::: Data records
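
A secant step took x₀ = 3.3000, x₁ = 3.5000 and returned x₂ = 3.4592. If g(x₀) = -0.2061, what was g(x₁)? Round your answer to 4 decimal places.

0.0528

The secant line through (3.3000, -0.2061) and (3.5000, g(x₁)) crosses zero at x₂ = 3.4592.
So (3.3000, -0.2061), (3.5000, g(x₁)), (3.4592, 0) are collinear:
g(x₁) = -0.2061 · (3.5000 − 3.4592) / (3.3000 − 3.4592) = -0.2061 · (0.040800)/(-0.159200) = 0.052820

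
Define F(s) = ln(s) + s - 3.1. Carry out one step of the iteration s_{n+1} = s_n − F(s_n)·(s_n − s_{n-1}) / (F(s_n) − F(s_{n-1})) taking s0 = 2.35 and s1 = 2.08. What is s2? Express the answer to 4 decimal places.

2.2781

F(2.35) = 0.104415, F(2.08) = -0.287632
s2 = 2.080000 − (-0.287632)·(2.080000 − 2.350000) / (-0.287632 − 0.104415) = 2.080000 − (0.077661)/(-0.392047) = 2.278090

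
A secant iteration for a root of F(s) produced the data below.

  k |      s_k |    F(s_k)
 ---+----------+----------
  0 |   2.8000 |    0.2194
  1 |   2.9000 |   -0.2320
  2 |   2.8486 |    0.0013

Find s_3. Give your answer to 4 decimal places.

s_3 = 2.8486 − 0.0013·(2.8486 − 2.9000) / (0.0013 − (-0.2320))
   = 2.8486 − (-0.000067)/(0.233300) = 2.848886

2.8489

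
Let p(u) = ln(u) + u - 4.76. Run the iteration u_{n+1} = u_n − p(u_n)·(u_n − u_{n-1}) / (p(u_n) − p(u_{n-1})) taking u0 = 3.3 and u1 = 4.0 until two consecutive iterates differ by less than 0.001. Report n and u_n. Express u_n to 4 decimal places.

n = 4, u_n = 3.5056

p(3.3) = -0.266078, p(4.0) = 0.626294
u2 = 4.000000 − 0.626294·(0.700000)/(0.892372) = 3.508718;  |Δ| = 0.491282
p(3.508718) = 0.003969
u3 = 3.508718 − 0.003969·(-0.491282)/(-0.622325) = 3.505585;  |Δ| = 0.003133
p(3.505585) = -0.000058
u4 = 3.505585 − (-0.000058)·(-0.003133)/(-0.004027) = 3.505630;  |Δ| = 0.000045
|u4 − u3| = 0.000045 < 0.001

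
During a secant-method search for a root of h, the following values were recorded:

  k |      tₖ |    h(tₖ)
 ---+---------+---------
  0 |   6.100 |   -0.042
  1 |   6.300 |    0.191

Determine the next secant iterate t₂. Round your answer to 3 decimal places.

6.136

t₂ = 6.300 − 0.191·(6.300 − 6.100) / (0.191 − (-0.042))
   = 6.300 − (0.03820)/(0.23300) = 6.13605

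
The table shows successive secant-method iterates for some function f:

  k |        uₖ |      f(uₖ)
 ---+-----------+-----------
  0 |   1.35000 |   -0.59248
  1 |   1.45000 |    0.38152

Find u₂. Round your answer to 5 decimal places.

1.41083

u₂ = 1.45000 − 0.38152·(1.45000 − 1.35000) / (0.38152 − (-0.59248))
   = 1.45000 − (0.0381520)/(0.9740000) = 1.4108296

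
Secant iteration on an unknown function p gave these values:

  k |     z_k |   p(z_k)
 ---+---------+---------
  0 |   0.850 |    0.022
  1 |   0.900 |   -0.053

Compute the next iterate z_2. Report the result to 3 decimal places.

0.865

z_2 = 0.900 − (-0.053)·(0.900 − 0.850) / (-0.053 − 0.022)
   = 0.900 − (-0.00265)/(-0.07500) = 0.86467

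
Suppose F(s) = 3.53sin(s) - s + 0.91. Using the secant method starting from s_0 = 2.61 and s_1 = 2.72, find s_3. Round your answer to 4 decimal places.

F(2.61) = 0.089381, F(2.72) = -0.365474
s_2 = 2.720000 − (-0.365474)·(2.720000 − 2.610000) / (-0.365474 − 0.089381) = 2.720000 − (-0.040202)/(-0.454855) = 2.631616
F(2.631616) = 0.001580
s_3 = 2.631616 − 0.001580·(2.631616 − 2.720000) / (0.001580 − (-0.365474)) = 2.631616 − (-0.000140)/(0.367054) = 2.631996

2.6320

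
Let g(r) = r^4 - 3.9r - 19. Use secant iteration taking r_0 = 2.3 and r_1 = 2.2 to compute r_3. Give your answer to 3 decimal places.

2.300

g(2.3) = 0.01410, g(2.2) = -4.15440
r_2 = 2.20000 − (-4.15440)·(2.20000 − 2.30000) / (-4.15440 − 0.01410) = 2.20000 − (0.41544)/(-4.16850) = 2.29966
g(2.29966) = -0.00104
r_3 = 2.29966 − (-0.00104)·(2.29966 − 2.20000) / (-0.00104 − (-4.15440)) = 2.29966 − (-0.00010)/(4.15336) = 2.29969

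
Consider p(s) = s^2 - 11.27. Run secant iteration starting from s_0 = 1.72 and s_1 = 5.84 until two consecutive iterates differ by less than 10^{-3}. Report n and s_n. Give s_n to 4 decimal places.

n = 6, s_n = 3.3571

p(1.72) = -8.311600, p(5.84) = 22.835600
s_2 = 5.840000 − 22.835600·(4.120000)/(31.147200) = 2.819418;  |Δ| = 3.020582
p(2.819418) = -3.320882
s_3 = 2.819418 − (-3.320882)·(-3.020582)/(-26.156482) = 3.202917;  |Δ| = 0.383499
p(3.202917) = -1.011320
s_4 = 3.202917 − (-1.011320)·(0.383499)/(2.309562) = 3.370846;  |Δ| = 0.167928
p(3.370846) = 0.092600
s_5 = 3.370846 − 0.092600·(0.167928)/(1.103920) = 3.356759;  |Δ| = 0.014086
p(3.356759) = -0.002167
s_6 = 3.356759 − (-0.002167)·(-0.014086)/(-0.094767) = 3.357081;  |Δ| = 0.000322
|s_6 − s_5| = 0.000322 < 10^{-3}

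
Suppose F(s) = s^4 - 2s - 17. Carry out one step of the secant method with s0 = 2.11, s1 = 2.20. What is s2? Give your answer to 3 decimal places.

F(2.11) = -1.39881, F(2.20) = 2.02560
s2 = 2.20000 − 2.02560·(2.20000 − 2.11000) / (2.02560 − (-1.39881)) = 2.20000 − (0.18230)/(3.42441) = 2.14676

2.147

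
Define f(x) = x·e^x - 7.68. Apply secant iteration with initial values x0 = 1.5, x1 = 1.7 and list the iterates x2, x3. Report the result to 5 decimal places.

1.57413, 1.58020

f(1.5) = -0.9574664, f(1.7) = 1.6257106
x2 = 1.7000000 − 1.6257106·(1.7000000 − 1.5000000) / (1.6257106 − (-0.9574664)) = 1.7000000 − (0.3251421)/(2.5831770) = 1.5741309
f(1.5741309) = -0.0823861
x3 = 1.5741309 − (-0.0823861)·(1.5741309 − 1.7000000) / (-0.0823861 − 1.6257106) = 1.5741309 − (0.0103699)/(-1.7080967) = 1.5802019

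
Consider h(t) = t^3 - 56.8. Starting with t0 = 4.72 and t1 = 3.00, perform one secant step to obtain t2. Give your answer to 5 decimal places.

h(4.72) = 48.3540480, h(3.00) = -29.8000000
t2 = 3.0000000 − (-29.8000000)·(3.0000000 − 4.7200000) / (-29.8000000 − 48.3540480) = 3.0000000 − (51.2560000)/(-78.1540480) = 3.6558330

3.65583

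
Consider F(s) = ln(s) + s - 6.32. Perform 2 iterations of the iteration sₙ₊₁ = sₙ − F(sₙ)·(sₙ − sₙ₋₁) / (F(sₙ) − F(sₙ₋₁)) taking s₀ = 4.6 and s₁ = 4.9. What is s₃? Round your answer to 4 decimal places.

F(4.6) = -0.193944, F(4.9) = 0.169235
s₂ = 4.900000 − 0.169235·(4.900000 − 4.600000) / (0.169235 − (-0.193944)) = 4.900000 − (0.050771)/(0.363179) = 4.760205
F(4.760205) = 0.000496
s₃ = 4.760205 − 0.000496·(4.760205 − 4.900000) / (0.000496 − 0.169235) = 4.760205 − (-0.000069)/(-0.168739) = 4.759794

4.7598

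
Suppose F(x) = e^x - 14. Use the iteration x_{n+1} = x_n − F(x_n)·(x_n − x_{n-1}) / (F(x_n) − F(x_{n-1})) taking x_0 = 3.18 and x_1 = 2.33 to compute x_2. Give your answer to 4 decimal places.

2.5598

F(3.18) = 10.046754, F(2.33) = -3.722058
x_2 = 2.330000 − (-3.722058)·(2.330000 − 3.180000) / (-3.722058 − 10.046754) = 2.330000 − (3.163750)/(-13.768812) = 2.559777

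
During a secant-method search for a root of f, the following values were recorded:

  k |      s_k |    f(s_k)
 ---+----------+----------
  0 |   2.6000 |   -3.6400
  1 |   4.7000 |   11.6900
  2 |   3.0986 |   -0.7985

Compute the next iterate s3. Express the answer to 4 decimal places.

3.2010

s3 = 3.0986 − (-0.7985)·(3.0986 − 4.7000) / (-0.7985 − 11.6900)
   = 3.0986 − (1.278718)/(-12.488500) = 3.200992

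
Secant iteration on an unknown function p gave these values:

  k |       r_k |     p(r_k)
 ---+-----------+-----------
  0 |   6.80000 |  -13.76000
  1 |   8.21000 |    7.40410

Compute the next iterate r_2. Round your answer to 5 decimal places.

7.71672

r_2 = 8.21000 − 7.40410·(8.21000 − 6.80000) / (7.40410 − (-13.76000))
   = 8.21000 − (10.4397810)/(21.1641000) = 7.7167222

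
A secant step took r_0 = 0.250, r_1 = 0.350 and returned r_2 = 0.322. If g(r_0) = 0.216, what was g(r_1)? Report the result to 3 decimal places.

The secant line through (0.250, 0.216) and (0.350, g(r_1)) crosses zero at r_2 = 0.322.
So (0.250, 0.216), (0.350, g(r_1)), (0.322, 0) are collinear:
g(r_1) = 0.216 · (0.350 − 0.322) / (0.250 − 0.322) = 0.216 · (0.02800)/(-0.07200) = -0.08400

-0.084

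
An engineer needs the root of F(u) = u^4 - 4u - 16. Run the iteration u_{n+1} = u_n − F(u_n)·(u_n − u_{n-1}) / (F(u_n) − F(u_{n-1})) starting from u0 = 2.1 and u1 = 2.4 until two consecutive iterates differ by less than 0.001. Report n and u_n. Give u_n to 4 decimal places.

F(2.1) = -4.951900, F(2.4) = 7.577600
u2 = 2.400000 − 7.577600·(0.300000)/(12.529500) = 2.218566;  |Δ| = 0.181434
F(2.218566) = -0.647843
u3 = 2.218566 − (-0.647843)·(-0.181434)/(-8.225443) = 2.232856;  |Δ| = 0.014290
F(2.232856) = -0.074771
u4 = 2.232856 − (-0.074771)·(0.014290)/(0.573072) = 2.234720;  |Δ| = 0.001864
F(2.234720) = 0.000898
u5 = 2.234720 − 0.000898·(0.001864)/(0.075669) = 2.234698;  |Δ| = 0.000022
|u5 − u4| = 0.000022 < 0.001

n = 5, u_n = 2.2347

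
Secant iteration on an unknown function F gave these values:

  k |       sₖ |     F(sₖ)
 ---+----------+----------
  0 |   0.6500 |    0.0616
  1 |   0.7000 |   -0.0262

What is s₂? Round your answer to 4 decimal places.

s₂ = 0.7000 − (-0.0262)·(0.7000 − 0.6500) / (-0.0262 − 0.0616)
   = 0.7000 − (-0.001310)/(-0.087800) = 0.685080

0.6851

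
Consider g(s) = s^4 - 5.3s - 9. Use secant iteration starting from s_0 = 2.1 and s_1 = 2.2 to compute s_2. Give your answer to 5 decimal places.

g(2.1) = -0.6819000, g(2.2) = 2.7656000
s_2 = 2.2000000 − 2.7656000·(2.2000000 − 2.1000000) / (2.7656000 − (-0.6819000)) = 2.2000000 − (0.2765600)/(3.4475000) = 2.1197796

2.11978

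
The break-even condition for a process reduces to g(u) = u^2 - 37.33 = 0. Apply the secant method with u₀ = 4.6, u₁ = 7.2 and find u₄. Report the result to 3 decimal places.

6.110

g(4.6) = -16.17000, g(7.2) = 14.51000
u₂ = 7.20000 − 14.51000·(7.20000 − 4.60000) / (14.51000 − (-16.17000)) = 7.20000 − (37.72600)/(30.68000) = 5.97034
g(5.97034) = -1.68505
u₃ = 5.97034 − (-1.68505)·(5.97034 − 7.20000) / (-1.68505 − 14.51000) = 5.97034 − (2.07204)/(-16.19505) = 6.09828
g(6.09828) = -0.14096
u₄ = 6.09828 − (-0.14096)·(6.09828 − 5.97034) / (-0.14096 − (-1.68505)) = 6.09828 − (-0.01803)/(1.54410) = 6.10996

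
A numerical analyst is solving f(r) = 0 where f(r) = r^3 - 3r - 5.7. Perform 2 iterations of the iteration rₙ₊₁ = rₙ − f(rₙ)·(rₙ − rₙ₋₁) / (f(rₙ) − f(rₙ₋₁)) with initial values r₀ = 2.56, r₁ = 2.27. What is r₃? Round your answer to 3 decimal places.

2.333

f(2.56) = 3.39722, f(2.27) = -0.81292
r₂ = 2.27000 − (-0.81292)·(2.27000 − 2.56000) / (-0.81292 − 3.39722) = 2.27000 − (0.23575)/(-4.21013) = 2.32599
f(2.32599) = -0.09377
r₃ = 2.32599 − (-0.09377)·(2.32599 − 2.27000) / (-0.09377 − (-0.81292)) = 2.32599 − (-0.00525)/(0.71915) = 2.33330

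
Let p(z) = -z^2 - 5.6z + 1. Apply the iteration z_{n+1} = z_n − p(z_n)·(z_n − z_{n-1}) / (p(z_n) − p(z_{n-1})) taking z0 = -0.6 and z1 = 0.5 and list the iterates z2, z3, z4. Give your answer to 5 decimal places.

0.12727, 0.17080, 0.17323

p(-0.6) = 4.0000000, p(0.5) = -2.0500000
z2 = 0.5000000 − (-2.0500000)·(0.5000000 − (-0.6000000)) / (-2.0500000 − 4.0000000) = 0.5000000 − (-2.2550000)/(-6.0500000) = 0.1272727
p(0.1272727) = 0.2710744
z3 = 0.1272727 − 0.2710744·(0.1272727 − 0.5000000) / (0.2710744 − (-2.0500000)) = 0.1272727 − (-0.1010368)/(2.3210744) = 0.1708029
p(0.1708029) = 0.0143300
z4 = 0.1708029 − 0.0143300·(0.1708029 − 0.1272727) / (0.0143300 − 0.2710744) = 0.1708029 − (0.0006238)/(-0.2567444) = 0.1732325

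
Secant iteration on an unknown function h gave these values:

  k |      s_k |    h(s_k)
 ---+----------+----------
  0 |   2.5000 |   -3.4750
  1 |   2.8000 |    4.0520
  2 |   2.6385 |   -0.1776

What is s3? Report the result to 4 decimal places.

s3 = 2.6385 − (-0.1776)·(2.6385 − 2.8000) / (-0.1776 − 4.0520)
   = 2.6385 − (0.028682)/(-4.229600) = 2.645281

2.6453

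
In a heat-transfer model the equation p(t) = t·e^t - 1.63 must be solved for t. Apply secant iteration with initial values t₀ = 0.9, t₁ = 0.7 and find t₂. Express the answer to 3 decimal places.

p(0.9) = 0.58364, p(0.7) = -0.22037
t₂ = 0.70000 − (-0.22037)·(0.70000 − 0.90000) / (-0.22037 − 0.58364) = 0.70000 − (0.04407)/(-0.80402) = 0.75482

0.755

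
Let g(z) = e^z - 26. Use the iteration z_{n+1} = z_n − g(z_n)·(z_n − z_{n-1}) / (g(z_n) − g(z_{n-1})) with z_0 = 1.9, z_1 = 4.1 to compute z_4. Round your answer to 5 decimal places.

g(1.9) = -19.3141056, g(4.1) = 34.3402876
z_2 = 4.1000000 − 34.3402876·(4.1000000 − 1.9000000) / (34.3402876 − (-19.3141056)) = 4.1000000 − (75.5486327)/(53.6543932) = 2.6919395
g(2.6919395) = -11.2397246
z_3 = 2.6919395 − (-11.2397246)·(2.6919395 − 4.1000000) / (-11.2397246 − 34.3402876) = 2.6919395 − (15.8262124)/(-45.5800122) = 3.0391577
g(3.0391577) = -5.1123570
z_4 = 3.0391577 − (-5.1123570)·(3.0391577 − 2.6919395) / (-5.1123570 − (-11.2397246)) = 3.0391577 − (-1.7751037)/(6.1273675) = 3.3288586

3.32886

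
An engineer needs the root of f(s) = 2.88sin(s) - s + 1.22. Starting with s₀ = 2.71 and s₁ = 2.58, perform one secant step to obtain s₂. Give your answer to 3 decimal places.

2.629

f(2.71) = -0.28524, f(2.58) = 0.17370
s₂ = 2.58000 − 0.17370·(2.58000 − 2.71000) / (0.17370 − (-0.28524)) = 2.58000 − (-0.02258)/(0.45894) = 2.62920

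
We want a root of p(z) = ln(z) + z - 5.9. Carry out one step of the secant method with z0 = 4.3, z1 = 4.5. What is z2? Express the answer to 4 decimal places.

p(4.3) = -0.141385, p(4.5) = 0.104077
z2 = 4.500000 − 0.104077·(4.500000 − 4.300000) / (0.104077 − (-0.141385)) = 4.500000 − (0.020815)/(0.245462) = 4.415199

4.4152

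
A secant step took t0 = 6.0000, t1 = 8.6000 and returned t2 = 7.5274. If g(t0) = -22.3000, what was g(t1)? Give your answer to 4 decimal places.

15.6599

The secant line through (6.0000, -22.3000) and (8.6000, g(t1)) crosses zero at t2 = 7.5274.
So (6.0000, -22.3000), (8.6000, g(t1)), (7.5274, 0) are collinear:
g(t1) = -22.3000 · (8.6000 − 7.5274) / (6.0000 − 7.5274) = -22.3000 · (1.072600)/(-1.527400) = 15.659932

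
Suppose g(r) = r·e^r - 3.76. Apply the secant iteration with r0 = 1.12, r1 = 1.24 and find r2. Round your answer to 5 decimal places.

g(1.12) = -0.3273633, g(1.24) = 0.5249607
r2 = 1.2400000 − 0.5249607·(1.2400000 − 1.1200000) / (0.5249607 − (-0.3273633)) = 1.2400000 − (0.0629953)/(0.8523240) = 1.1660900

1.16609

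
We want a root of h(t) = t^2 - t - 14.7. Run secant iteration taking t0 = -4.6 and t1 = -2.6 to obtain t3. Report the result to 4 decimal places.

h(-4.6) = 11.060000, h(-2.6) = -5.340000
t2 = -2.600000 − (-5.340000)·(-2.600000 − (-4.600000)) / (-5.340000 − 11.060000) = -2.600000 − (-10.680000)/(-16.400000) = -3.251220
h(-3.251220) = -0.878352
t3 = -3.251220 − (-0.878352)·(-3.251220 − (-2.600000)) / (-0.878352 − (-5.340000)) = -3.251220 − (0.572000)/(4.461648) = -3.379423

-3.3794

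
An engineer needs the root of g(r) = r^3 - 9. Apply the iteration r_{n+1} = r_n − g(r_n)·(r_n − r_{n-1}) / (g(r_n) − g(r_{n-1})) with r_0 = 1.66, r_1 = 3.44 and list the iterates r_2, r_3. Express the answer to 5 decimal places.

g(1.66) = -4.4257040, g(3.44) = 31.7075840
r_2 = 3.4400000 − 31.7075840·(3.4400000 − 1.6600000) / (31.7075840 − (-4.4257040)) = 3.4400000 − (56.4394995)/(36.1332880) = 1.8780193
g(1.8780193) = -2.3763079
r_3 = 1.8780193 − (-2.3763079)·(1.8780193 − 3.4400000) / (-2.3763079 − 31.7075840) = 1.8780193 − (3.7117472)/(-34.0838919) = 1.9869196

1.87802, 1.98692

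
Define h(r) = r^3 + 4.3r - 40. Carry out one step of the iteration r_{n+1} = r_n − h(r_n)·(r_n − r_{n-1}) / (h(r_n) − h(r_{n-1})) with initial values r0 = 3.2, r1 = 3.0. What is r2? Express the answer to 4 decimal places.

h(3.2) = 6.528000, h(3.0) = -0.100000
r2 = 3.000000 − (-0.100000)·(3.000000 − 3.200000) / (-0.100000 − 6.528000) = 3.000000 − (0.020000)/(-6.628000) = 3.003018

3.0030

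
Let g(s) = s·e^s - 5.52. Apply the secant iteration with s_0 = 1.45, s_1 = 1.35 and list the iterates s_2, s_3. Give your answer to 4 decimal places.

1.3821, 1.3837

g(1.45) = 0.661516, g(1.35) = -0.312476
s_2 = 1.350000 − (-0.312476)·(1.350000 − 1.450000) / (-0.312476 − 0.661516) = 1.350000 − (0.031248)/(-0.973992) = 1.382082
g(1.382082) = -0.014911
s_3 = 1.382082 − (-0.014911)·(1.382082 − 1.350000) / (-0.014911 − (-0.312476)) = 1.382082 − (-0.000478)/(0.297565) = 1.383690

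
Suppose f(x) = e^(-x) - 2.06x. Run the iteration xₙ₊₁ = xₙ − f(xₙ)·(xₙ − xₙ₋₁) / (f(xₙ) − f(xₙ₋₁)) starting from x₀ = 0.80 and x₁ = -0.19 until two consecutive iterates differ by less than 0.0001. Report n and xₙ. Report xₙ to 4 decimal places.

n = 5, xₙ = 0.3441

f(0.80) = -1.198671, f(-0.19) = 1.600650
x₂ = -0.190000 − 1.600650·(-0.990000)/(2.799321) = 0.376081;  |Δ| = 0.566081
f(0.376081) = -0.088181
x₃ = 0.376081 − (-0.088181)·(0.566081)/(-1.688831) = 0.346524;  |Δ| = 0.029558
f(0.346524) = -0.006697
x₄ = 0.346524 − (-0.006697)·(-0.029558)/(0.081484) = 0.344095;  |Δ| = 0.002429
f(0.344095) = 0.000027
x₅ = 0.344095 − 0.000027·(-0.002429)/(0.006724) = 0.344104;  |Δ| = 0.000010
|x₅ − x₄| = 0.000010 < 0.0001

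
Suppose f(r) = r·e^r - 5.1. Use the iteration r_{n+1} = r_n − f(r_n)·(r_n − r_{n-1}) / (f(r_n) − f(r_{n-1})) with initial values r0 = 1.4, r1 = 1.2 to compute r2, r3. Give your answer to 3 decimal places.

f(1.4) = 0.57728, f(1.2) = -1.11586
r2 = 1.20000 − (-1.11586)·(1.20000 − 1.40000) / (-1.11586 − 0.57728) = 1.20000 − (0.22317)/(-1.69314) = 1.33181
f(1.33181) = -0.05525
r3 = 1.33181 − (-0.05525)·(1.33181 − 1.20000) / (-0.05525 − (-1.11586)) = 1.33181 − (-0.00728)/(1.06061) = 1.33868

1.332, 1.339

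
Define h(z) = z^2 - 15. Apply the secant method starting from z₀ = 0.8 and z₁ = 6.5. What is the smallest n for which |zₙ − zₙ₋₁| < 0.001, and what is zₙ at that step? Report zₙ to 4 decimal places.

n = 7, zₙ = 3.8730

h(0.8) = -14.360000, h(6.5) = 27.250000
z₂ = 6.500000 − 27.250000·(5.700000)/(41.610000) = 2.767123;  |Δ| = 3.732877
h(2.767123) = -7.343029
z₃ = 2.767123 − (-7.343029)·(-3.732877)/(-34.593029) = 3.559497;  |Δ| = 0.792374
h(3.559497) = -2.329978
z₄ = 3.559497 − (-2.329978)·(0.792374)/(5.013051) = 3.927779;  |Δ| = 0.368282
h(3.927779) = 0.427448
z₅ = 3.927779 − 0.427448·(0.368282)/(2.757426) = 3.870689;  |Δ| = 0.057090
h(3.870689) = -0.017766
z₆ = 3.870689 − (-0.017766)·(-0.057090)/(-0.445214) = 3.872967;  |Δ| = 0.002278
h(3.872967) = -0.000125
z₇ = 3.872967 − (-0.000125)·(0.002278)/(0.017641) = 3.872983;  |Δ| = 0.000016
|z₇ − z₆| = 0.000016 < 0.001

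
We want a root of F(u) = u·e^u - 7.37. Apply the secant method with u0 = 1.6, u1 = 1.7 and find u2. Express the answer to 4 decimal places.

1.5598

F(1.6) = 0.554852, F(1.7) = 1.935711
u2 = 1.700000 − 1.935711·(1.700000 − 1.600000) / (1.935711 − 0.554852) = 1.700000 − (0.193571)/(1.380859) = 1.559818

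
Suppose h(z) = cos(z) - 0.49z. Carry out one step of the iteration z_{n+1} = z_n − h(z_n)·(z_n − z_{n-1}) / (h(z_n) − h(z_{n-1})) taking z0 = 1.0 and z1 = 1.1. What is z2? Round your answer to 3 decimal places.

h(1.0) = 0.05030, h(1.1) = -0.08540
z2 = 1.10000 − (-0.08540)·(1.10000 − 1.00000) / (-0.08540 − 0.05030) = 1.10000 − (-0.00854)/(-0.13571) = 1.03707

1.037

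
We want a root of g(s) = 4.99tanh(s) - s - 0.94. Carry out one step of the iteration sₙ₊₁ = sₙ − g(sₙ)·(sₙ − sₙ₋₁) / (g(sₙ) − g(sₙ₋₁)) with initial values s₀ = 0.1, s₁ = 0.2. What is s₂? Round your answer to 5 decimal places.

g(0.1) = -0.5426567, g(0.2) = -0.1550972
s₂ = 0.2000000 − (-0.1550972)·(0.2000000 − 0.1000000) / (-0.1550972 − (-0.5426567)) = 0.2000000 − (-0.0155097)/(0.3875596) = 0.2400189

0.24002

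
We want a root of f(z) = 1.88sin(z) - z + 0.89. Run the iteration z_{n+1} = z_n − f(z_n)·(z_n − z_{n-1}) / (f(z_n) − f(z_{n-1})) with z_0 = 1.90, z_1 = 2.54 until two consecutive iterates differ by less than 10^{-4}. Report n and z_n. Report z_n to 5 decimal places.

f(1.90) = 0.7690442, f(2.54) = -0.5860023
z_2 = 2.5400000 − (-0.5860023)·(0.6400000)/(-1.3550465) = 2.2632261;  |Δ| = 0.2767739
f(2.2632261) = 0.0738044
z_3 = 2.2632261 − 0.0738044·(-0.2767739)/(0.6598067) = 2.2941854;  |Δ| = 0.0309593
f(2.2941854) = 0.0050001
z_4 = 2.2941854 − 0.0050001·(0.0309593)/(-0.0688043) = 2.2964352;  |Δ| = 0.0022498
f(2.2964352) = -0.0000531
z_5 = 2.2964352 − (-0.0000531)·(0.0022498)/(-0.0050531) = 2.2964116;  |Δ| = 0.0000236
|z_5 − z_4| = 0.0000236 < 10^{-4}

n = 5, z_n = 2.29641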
::::::
▶ [Task prompt]
Wherever the word "During" appears in the listing, copy the line that holds it.

▶ [Exercise result]
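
During a secant-method search for a root of h, the following values were recorded:
During a secant-method search for a root of f, the following values were recorded: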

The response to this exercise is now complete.